- About this exercise: Where a line of the data holds the word "change", copy that line.
▬▬▬
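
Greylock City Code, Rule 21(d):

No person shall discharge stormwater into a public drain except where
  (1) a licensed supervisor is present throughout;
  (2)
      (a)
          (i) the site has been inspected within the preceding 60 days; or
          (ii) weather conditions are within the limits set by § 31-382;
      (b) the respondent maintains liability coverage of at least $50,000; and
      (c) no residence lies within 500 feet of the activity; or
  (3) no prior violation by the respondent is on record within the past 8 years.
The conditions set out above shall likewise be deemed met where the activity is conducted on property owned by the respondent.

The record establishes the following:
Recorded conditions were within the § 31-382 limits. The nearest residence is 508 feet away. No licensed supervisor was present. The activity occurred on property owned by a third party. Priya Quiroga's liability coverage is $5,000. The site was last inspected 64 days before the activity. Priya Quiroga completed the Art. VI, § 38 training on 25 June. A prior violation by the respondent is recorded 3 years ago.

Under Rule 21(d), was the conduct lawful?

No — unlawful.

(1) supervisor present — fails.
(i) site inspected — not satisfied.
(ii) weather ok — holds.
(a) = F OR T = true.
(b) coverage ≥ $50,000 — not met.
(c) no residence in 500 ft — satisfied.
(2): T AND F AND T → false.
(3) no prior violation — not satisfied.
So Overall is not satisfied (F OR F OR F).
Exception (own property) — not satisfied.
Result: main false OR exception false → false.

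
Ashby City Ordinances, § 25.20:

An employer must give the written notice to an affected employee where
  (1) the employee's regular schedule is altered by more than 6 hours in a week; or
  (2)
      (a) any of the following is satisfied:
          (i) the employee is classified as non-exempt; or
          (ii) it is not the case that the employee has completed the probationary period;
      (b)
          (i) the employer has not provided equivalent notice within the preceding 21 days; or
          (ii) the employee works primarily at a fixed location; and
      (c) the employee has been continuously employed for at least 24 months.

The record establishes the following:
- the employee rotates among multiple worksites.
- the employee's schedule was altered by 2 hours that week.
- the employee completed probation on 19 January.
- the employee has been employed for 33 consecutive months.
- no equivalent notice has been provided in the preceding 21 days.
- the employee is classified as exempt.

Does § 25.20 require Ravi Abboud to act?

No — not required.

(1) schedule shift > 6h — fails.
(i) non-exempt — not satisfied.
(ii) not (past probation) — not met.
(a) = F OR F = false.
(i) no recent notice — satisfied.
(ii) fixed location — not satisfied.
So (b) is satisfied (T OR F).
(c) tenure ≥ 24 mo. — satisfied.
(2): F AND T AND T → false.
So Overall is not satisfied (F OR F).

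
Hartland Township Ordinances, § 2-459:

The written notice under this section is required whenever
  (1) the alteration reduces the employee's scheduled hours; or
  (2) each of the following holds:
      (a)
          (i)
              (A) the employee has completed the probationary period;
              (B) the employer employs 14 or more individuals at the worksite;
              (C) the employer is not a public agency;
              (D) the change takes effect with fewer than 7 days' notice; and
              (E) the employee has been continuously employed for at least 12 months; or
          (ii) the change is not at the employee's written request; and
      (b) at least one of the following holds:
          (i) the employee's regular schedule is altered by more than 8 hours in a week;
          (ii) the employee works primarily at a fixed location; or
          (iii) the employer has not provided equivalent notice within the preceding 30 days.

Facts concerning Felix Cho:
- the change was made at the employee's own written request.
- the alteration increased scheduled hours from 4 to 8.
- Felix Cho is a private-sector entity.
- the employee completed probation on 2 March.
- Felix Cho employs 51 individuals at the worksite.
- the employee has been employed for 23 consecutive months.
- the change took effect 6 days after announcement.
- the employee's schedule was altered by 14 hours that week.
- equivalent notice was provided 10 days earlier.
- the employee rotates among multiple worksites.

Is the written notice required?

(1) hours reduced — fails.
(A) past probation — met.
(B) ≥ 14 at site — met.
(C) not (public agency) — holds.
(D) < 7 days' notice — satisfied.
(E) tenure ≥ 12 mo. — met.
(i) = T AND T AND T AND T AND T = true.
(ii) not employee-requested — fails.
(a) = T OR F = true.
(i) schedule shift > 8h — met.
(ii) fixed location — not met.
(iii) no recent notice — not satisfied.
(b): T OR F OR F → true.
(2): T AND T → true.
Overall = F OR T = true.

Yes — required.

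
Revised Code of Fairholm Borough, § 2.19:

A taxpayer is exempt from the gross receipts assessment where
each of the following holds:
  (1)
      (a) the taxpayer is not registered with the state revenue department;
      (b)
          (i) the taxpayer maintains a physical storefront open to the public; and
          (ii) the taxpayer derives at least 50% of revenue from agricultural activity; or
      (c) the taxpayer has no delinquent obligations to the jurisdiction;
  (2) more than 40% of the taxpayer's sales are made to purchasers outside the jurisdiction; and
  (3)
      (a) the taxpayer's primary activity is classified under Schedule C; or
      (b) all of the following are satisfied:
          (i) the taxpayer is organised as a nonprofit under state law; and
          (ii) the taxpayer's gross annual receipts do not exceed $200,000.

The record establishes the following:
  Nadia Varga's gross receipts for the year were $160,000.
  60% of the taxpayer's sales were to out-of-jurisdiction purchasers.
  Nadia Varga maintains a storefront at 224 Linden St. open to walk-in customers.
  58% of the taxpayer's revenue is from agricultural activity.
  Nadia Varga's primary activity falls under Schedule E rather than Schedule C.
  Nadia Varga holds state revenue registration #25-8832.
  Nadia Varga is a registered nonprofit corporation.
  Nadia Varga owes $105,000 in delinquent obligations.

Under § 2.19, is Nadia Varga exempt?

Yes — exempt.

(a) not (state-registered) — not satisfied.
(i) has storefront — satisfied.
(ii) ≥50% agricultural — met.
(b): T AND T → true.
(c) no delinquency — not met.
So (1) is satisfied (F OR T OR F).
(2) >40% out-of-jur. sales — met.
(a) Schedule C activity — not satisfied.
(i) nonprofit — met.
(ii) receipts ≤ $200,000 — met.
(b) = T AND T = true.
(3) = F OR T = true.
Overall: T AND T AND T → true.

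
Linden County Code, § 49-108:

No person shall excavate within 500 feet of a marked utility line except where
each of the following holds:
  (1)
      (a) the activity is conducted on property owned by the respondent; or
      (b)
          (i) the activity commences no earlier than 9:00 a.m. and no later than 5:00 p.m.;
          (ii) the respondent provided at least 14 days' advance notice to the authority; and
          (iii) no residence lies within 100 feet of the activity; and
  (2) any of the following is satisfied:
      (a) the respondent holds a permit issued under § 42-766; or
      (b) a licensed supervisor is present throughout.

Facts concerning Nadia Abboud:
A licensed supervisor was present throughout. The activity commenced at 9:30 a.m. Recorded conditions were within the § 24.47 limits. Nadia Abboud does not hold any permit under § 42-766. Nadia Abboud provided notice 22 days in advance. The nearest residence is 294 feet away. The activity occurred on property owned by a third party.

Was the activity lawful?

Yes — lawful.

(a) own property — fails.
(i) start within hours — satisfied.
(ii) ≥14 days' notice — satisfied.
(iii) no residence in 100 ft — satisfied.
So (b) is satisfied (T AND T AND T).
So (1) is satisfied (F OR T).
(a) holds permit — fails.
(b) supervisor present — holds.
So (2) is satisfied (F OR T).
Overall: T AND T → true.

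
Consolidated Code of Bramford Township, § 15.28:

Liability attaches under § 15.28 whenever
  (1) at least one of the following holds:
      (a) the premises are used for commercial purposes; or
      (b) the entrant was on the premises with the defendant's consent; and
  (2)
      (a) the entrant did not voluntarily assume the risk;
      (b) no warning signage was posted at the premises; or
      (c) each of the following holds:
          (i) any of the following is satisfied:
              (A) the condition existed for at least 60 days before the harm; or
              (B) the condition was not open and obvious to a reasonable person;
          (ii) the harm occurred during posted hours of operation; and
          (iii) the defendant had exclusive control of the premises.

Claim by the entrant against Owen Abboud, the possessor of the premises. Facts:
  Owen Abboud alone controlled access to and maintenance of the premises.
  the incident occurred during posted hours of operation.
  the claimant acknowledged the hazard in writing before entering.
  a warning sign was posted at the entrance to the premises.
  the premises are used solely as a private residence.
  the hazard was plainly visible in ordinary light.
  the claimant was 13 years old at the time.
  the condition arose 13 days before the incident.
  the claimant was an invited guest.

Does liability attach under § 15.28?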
▬▬▬
- Response box:
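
              (D) the change takes effect with fewer than 7 days' notice; and
          (ii) the change is not at the employee's written request; and
- the change was made at the employee's own written request.
- the change took effect 6 days after announcement.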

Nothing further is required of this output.